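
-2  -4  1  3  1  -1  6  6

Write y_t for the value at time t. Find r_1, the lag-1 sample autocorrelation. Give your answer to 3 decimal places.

Mean ȳ = (-2 − 4 + 1 + 3 + 1 − 1 + 6 + 6)/8 = 1.2500
Σ(y_t−ȳ)(y_{t+1}−ȳ) = (17.0625) + (1.3125) + (-0.4375) + (-0.4375) + (0.5625) + (-10.6875) + (22.5625) = 29.9375
Denominator Σ(y_t−ȳ)² = 91.5000
r_1 = 29.9375 / 91.5000 = 0.327

0.327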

TASK DIRECTIONS:
Every line from the one containing "Write y_t for" to the close of the records must be reproduced exactly. Include both ends and nothing more.

TASK RESPONSE:
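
Write y_t for the value at time t. Find r_1, the lag-1 sample autocorrelation. Give your answer to 3 decimal places.

Mean ȳ = (-2 − 4 + 1 + 3 + 1 − 1 + 6 + 6)/8 = 1.2500
Σ(y_t−ȳ)(y_{t+1}−ȳ) = (17.0625) + (1.3125) + (-0.4375) + (-0.4375) + (0.5625) + (-10.6875) + (22.5625) = 29.9375
Denominator Σ(y_t−ȳ)² = 91.5000
r_1 = 29.9375 / 91.5000 = 0.327

0.327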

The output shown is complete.